§ Supplied material:
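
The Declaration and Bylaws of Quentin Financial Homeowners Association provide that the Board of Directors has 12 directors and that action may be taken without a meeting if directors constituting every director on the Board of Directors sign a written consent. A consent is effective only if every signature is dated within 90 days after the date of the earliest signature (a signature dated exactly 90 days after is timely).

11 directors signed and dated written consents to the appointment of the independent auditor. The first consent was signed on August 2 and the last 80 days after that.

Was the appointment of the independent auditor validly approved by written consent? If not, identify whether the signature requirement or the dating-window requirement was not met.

Not effective — insufficient signatures.

Signatures required: every one of 12 — unanimous means all 12, so 12 needed; 11 signed. Insufficient.
Dating window: the latest signature is 80 days after the earliest; the limit is 90 days. Within the window.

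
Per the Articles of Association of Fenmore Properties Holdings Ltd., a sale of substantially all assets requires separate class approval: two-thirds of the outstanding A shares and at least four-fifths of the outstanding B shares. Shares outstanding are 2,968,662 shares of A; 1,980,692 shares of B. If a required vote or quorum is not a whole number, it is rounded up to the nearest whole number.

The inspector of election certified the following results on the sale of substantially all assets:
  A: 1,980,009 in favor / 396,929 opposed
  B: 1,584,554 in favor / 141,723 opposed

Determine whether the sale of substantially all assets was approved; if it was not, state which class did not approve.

A: 2/3 of 2968662 = 1979108; 1,979,108 required, 1,980,009 in favor — approved.
B: 4/5 of 1980692 = 1584553.60, rounded up to 1584554; 1,584,554 required, 1,584,554 in favor — approved.

Approved — every class gave the required vote.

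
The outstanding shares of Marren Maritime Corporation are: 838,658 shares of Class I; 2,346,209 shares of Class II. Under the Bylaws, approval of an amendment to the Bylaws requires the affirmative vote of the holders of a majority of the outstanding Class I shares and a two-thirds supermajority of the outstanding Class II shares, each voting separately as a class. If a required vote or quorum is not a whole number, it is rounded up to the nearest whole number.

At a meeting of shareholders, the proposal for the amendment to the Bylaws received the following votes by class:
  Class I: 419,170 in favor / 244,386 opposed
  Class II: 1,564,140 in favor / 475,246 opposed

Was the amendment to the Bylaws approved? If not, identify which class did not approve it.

Not approved — the Class I shares did not give the required vote.

Class I: a majority of 838658 is 419330; 419,330 required, 419,170 in favor — not approved.
Class II: 2/3 of 2346209 = 1564139.33, rounded up to 1564140; 1,564,140 required, 1,564,140 in favor — approved.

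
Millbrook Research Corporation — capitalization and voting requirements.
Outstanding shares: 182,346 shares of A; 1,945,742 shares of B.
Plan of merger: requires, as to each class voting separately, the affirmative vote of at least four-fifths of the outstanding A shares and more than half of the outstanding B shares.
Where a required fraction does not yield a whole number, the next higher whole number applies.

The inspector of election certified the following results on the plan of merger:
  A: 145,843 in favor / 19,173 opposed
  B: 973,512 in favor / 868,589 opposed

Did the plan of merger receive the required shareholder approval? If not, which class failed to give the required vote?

A: 4/5 of 182346 = 145876.80, rounded up to 145877; 145,877 required, 145,843 in favor — not approved.
B: a majority of 1945742 is 972872; 972,872 required, 973,512 in favor — approved.

Not approved — the A shares did not give the required vote.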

§ Problem to solve: Would you please set down the lines from the one with "Did the plan" to the end of the data above, exactly and without any other lines?

§ Exercise solution:
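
Did the plan of merger receive the required shareholder approval? If not, which class failed to give the required vote?

A: 4/5 of 182346 = 145876.80, rounded up to 145877; 145,877 required, 145,843 in favor — not approved.
B: a majority of 1945742 is 972872; 972,872 required, 973,512 in favor — approved.

Not approved — the A shares did not give the required vote.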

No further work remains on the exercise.